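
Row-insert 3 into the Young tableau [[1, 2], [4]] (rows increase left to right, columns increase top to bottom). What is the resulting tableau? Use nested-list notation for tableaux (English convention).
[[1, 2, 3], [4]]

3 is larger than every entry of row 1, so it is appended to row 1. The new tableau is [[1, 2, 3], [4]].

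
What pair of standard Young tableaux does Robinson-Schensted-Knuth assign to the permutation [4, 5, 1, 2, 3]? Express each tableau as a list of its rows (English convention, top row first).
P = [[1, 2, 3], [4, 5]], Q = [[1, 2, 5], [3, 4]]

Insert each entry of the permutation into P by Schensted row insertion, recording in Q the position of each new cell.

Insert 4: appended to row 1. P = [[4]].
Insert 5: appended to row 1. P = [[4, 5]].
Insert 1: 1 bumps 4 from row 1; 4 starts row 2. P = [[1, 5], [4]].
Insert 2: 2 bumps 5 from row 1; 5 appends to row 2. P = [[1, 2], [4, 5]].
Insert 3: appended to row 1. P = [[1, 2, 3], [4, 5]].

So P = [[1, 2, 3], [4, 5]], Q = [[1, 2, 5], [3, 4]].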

--------------------------------

The problem
Take the line that contains "What pair of" and each line after it down to the last of the records, and retype them exactly; add nothing else.

Solution
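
What pair of standard Young tableaux does Robinson-Schensted-Knuth assign to the permutation [4, 5, 1, 2, 3]? Express each tableau as a list of its rows (English convention, top row first).
P = [[1, 2, 3], [4, 5]], Q = [[1, 2, 5], [3, 4]]

Insert each entry of the permutation into P by Schensted row insertion, recording in Q the position of each new cell.

Insert 4: appended to row 1. P = [[4]].
Insert 5: appended to row 1. P = [[4, 5]].
Insert 1: 1 bumps 4 from row 1; 4 starts row 2. P = [[1, 5], [4]].
Insert 2: 2 bumps 5 from row 1; 5 appends to row 2. P = [[1, 2], [4, 5]].
Insert 3: appended to row 1. P = [[1, 2, 3], [4, 5]].

So P = [[1, 2, 3], [4, 5]], Q = [[1, 2, 5], [3, 4]].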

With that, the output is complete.